__TASK PROMPT__:
Please work out how many lines of this material include "precedes", and answer with that number by itself.

__DATA EXCERPTS__:
▶

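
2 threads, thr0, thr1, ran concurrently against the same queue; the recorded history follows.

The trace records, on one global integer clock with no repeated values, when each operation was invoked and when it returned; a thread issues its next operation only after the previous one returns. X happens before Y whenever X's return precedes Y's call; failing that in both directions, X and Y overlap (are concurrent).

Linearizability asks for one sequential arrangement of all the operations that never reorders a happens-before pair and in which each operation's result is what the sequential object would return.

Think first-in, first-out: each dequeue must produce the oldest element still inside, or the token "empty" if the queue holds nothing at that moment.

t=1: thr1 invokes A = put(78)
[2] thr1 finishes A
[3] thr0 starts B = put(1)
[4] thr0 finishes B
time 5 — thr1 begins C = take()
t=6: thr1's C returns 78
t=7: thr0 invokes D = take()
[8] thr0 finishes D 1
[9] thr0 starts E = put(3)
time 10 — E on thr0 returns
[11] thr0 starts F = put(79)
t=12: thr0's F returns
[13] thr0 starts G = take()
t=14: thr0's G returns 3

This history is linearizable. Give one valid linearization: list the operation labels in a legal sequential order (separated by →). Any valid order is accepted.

A → B → C → D → E → F → G

after step 1 (A put(78)): queue <78>
after step 2 (B put(1)): queue <78,1>
after step 3 (C take() → 78): queue <1>
after step 4 (D take() → 1): queue <>
after step 5 (E put(3)): queue <3>
after step 6 (F put(79)): queue <3,79>
after step 7 (G take() → 3): queue <79>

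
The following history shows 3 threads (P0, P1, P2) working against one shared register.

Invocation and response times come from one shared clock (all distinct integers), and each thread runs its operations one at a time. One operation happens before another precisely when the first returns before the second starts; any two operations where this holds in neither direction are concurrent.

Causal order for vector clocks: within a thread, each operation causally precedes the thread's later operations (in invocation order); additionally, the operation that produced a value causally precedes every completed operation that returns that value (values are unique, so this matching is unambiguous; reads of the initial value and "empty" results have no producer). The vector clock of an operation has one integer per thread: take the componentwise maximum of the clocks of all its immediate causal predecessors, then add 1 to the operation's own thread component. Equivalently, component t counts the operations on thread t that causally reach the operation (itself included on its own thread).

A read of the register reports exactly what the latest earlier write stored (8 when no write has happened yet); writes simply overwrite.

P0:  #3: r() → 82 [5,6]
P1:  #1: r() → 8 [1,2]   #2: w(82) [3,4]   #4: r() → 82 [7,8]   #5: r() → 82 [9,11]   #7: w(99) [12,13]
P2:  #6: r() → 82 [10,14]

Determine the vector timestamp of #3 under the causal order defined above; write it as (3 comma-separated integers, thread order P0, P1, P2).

#1, invoked 1, has no incoming edges; only P1's bump applies → (0, 1, 0)
invoked at 3, #2 merges VC(#1)=(0, 1, 0) and bumps P1's slot → (0, 2, 0)
invoked at 10, #6 merges VC(#2)=(0, 2, 0) and bumps P2's slot → (0, 2, 1)
invoked at 7, #4 merges VC(#2)=(0, 2, 0) and bumps P1's slot → (0, 3, 0)
invoked at 5, #3 merges VC(#2)=(0, 2, 0) and bumps P0's slot → (1, 2, 0)
invoked at 9, #5 merges VC(#2)=(0, 2, 0), VC(#4)=(0, 3, 0) and bumps P1's slot → (0, 4, 0)
invoked at 12, #7 merges VC(#5)=(0, 4, 0) and bumps P1's slot → (0, 5, 0)
target: VC(#3) = (1, 2, 0)

(1, 2, 0)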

◀

__YOUR SOLUTION__:
2